**Material provided:**

▼

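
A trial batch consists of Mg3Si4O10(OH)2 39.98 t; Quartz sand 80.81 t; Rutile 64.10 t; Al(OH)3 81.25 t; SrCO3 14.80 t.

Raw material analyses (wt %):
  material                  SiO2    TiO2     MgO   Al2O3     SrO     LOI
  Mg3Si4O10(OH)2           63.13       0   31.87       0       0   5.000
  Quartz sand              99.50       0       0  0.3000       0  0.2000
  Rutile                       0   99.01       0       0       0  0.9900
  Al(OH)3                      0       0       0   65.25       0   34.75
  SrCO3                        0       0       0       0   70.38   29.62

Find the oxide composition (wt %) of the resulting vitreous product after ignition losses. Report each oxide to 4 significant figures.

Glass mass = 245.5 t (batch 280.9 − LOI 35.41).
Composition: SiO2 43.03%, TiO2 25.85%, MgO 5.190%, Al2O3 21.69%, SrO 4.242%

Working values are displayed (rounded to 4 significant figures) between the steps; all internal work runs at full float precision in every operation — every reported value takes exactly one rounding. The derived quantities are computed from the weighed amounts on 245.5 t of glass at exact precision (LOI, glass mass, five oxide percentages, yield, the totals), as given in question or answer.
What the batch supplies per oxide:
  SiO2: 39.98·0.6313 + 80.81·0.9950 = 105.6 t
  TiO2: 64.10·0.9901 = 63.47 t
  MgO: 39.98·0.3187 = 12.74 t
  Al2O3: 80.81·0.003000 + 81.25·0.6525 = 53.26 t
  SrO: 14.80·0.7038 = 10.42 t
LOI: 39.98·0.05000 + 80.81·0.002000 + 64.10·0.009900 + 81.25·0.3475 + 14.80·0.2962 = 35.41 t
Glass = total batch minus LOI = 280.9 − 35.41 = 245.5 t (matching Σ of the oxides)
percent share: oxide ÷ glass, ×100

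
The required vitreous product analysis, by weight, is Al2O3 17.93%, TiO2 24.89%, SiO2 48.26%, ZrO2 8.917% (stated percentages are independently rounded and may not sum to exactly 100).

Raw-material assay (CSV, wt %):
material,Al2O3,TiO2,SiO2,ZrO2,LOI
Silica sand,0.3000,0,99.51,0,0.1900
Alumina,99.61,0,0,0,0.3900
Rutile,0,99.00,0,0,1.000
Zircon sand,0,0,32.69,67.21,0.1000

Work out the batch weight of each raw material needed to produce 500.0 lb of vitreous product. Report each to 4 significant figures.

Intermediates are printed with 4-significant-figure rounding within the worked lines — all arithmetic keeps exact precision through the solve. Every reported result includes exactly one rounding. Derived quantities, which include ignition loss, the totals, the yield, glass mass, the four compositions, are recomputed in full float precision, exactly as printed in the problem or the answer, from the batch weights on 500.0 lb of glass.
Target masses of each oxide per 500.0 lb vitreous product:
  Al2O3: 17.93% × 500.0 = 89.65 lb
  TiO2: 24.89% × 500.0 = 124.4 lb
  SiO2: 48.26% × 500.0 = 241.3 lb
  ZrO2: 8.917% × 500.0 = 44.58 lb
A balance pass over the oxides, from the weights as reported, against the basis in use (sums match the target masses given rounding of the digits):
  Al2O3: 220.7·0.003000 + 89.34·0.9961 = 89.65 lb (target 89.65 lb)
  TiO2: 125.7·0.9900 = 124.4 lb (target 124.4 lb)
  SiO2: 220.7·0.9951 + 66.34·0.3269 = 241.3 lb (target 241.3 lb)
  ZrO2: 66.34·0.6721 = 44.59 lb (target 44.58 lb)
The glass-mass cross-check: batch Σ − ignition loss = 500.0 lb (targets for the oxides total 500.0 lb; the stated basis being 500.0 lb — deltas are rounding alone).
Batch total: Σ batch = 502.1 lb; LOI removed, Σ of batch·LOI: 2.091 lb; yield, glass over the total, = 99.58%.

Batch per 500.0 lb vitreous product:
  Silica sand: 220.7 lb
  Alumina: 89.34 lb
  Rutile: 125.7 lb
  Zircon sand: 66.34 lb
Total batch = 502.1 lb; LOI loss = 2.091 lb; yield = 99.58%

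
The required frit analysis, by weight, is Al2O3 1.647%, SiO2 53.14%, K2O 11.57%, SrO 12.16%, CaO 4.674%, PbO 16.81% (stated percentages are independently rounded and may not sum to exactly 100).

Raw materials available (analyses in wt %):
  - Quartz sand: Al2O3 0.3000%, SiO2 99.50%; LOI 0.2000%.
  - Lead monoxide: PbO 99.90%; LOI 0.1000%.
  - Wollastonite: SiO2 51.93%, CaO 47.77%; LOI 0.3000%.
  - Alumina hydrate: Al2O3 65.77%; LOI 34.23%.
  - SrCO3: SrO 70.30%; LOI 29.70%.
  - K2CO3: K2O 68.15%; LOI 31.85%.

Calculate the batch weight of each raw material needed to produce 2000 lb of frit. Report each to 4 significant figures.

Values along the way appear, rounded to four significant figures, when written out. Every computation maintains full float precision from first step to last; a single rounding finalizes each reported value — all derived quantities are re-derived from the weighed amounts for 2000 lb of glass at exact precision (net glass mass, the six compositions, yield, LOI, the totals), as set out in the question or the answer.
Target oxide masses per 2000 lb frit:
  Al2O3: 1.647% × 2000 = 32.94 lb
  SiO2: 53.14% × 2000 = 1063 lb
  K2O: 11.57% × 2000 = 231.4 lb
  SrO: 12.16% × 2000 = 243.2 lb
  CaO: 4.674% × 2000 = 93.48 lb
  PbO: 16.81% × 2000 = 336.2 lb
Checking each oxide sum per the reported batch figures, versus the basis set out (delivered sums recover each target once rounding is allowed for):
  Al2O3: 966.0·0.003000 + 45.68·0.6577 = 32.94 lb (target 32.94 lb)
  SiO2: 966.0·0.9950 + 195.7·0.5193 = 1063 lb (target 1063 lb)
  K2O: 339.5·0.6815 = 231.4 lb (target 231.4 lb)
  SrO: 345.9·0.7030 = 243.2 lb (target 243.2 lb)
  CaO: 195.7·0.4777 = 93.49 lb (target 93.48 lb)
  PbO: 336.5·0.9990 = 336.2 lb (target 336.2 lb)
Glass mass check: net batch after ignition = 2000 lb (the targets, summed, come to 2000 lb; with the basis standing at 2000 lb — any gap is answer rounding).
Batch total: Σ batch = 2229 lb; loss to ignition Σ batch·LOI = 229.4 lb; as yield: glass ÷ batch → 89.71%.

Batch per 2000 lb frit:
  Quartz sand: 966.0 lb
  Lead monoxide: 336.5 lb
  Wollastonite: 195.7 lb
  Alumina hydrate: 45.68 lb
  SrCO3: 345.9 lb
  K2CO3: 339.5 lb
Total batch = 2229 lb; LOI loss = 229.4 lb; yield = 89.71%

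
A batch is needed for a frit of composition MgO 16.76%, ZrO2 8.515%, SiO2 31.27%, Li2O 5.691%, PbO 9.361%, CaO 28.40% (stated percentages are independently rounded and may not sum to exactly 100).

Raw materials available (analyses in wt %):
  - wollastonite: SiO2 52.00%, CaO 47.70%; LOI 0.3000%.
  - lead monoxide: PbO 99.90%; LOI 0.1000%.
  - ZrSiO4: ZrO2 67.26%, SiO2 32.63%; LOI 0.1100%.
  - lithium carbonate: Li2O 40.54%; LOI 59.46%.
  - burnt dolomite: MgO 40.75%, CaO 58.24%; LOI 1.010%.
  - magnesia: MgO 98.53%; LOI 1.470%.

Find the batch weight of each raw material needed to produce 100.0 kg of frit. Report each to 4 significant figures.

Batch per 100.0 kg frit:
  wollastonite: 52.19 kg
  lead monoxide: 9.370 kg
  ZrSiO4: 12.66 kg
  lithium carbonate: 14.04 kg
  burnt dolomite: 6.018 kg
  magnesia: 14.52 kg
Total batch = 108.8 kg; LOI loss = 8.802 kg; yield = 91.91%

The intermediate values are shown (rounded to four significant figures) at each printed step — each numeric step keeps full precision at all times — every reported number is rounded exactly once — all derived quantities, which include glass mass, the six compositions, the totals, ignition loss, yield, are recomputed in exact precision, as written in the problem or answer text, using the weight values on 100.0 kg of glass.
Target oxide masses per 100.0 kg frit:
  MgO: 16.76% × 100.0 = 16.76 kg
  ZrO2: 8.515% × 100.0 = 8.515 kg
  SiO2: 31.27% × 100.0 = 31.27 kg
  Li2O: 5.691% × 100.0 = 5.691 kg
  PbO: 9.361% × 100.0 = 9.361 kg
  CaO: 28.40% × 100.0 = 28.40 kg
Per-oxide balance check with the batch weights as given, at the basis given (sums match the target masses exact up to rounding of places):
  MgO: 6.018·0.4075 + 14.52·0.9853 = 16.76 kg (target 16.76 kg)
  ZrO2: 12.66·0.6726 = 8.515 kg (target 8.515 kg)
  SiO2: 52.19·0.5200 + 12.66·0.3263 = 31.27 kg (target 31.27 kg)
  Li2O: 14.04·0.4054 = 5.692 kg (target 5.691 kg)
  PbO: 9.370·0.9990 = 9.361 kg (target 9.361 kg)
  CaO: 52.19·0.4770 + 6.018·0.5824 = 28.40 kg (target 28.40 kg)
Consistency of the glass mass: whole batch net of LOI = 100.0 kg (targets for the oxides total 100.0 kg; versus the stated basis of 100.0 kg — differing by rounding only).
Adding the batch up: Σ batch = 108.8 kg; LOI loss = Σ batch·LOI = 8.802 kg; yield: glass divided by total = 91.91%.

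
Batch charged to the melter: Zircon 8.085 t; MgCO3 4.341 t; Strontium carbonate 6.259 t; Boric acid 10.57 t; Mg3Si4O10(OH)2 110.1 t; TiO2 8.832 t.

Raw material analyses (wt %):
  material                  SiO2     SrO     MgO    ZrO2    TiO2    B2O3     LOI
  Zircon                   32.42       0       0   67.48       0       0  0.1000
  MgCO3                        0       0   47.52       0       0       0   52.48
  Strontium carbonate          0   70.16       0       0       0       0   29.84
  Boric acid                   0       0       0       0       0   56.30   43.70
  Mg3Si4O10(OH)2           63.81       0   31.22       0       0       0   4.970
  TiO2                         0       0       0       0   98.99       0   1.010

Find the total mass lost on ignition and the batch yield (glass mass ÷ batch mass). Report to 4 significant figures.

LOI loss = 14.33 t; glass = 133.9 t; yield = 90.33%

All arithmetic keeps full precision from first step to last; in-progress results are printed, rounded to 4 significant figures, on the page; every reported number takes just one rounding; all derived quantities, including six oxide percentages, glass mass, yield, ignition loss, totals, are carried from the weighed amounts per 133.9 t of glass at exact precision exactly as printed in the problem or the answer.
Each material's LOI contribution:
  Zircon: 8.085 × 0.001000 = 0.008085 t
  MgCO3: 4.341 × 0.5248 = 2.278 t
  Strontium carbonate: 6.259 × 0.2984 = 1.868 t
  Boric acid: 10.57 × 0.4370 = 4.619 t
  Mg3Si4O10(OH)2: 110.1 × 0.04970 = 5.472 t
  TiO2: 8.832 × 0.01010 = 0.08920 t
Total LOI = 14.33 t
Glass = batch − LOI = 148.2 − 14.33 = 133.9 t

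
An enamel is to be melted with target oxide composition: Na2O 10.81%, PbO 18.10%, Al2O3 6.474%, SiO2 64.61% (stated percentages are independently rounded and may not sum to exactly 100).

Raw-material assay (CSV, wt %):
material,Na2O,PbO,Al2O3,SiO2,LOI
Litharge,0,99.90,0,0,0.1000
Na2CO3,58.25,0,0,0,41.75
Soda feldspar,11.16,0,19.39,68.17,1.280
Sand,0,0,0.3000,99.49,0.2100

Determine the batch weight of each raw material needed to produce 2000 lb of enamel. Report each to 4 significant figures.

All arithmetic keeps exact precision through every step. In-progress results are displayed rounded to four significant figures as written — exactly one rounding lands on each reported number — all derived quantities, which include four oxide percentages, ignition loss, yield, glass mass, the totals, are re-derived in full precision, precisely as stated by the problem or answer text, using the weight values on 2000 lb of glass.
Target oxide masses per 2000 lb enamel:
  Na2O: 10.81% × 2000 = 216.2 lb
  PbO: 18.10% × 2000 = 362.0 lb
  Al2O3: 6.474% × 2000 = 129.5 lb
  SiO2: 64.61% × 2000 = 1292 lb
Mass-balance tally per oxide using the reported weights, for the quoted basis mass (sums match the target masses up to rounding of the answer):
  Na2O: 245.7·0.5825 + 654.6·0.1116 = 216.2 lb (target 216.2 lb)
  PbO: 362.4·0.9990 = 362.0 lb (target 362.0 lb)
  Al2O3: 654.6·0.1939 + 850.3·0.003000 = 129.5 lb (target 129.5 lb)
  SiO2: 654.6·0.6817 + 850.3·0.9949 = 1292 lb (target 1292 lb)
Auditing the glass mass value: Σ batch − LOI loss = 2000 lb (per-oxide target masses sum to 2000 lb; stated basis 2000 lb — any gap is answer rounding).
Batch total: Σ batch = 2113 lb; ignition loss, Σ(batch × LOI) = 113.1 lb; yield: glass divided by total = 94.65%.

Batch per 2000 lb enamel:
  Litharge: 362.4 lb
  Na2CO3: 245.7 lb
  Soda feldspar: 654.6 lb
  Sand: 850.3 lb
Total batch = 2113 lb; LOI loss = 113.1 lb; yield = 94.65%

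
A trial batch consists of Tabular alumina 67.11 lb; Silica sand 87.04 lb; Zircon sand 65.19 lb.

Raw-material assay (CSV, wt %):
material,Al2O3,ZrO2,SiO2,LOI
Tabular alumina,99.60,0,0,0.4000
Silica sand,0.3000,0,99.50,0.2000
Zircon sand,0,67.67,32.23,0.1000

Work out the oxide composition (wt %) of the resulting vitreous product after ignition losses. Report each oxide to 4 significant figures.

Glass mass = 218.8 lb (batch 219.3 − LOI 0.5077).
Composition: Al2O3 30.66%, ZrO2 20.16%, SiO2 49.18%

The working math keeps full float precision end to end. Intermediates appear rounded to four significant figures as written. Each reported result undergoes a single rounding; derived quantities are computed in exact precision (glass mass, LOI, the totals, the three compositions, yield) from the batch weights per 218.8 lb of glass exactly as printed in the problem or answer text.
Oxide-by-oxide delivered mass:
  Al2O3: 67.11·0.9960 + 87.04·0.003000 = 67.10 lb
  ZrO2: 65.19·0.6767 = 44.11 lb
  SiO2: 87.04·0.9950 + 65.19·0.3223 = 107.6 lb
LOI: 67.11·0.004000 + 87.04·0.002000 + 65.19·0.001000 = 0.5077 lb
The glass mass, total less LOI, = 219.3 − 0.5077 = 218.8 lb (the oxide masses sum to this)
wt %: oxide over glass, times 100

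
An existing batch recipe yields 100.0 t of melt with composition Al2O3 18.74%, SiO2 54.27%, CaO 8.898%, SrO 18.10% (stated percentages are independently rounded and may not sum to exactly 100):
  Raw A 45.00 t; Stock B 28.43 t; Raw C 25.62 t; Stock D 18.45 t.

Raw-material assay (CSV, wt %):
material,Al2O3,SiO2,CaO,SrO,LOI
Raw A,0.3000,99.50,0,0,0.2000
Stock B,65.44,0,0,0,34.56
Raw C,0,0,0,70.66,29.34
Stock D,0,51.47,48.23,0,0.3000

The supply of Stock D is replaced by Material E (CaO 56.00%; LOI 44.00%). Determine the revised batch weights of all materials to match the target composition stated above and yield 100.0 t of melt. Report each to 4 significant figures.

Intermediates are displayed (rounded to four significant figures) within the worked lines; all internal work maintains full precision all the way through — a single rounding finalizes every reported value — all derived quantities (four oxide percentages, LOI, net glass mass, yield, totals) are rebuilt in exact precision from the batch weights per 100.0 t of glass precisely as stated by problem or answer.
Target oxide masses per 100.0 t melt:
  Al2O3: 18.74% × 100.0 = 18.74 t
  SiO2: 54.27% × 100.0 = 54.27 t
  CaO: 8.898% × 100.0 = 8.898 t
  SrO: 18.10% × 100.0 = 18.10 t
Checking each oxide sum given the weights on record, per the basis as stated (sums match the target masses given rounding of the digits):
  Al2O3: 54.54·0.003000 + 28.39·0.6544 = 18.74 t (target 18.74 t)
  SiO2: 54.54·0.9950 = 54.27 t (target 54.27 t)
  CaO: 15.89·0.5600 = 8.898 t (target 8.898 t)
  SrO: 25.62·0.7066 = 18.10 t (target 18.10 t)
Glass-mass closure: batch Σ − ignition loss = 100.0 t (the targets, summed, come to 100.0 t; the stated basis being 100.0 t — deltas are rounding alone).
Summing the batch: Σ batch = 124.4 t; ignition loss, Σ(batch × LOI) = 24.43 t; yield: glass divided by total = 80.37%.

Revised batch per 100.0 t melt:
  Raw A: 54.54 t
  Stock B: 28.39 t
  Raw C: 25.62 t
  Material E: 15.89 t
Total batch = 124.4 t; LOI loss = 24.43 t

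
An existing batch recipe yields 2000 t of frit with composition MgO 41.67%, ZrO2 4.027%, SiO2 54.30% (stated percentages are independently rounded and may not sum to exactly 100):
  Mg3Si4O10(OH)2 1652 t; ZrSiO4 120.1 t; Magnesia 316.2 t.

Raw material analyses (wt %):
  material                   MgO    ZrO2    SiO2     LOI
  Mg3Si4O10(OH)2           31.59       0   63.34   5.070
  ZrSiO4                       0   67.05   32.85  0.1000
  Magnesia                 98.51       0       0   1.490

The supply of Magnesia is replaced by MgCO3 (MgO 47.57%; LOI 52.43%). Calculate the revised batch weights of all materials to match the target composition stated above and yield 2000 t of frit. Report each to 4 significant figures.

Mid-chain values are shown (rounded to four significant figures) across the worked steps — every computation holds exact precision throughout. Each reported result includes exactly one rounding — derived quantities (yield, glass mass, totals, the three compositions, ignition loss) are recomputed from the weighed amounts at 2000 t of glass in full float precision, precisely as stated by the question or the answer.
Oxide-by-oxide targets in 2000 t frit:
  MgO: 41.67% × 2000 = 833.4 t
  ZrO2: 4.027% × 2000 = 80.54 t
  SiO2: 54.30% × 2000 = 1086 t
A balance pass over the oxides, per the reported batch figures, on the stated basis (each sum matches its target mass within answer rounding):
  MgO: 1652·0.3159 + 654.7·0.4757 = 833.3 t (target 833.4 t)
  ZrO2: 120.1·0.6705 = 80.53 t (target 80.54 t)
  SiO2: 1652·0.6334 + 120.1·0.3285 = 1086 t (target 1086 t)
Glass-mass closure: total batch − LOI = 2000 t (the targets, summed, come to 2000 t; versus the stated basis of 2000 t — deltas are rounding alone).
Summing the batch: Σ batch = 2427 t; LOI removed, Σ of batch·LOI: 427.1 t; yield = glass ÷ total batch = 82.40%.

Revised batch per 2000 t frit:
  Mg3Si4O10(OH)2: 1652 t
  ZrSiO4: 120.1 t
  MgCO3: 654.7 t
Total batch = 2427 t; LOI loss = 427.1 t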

▲

**Activity:** The answer must consist of each line from the data that includes the string "analysis".

**Expected answer:**
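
The required vitreous product analysis, by weight, is Al2O3 17.93%, TiO2 24.89%, SiO2 48.26%, ZrO2 8.917% (stated percentages are independently rounded and may not sum to exactly 100).
The required frit analysis, by weight, is Al2O3 1.647%, SiO2 53.14%, K2O 11.57%, SrO 12.16%, CaO 4.674%, PbO 16.81% (stated percentages are independently rounded and may not sum to exactly 100).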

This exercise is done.